(Data entries)
□ □ □ □ □

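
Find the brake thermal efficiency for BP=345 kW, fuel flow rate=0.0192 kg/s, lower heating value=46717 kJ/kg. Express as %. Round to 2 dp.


eta_BTE = (BP / (mf * LHV)) * 100
Denominator = 0.0192 * 46717 = 896.9664 kW
eta_BTE = (345 / 896.9664) * 100 = 38.46%


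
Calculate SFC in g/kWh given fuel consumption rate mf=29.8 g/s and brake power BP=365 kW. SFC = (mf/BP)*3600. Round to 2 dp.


SFC = (mf / BP) * 3600
Rate = 29.8 / 365 = 0.081644 g/(s*kW)
SFC = 0.081644 * 3600 = 293.92 g/kWh


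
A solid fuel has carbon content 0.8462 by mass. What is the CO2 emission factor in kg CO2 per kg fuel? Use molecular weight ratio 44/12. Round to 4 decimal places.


EF = C_frac * (M_CO2 / M_C)
EF = 0.8462 * (44/12)
EF = 0.8462 * 3.666667 = 3.1027 kg_CO2/kg_fuel


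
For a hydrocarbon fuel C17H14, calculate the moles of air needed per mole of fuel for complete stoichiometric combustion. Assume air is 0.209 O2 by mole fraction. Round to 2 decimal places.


Balanced combustion: C17H14 + 20.5 O2 -> 17 CO2 + 7 H2O
O2 needed = C + H/4 = 17 + 14/4 = 20.50 moles
Air moles = O2 / 0.209 = 20.50 / 0.209 = 98.09 moles air


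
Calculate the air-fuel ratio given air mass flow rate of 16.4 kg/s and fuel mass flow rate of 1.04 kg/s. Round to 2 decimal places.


AFR = m_air / m_fuel
AFR = 16.4 / 1.04 = 15.77


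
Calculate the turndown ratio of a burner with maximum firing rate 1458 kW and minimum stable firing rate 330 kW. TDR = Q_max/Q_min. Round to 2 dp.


TDR = Q_max / Q_min
TDR = 1458 / 330 = 4.42


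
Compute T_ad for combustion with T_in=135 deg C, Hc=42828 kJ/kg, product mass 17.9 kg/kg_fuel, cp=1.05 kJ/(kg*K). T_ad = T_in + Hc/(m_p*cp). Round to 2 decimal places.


T_ad = T_in + Hc / (m_p * cp)
Denominator = 17.9 * 1.05 = 18.7950
Temperature rise = 42828 / 18.7950 = 2278.69 K
T_ad = 135 + 2278.69 = 2413.69 deg C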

□ □ □ □ □

All entries must be duplicated exactly, with none left out.

- **SOLUTION FOR THIS PROBLEM**:
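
Find the brake thermal efficiency for BP=345 kW, fuel flow rate=0.0192 kg/s, lower heating value=46717 kJ/kg. Express as %. Round to 2 dp.


eta_BTE = (BP / (mf * LHV)) * 100
Denominator = 0.0192 * 46717 = 896.9664 kW
eta_BTE = (345 / 896.9664) * 100 = 38.46%


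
Calculate SFC in g/kWh given fuel consumption rate mf=29.8 g/s and brake power BP=365 kW. SFC = (mf/BP)*3600. Round to 2 dp.


SFC = (mf / BP) * 3600
Rate = 29.8 / 365 = 0.081644 g/(s*kW)
SFC = 0.081644 * 3600 = 293.92 g/kWh


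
A solid fuel has carbon content 0.8462 by mass. What is the CO2 emission factor in kg CO2 per kg fuel? Use molecular weight ratio 44/12. Round to 4 decimal places.


EF = C_frac * (M_CO2 / M_C)
EF = 0.8462 * (44/12)
EF = 0.8462 * 3.666667 = 3.1027 kg_CO2/kg_fuel


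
For a hydrocarbon fuel C17H14, calculate the moles of air needed per mole of fuel for complete stoichiometric combustion. Assume air is 0.209 O2 by mole fraction. Round to 2 decimal places.


Balanced combustion: C17H14 + 20.5 O2 -> 17 CO2 + 7 H2O
O2 needed = C + H/4 = 17 + 14/4 = 20.50 moles
Air moles = O2 / 0.209 = 20.50 / 0.209 = 98.09 moles air


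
Calculate the air-fuel ratio given air mass flow rate of 16.4 kg/s and fuel mass flow rate of 1.04 kg/s. Round to 2 decimal places.


AFR = m_air / m_fuel
AFR = 16.4 / 1.04 = 15.77


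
Calculate the turndown ratio of a burner with maximum firing rate 1458 kW and minimum stable firing rate 330 kW. TDR = Q_max/Q_min. Round to 2 dp.


TDR = Q_max / Q_min
TDR = 1458 / 330 = 4.42


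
Compute T_ad for combustion with T_in=135 deg C, Hc=42828 kJ/kg, product mass 17.9 kg/kg_fuel, cp=1.05 kJ/(kg*K). T_ad = T_in + Hc/(m_p*cp). Round to 2 decimal places.


T_ad = T_in + Hc / (m_p * cp)
Denominator = 17.9 * 1.05 = 18.7950
Temperature rise = 42828 / 18.7950 = 2278.69 K
T_ad = 135 + 2278.69 = 2413.69 deg C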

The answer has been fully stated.